**Task directions:**
Each entry must be printed again without a single change.

===

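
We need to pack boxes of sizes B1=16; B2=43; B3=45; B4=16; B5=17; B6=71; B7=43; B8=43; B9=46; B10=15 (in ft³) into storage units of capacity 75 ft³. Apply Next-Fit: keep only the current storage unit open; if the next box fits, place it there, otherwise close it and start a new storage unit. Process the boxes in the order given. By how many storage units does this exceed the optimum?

1

Next-Fit: [16,43] [45,16] [17] [71] [43] [43] [46,15] → 7 storage units.
6 boxes exceed 37.5 ft³ (half the capacity), and no two of those can share a storage unit, so at least 6 storage units are needed.
An optimal packing achieves that bound: [71] [46,17] [45,16] [43,16,15] [43] [43] → 6 storage units.
Excess: 7 − 6 = 1.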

===

**Response to this exercise:**
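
We need to pack boxes of sizes B1=16; B2=43; B3=45; B4=16; B5=17; B6=71; B7=43; B8=43; B9=46; B10=15 (in ft³) into storage units of capacity 75 ft³. Apply Next-Fit: keep only the current storage unit open; if the next box fits, place it there, otherwise close it and start a new storage unit. Process the boxes in the order given. By how many storage units does this exceed the optimum?

1

Next-Fit: [16,43] [45,16] [17] [71] [43] [43] [46,15] → 7 storage units.
6 boxes exceed 37.5 ft³ (half the capacity), and no two of those can share a storage unit, so at least 6 storage units are needed.
An optimal packing achieves that bound: [71] [46,17] [45,16] [43,16,15] [43] [43] → 6 storage units.
Excess: 7 − 6 = 1.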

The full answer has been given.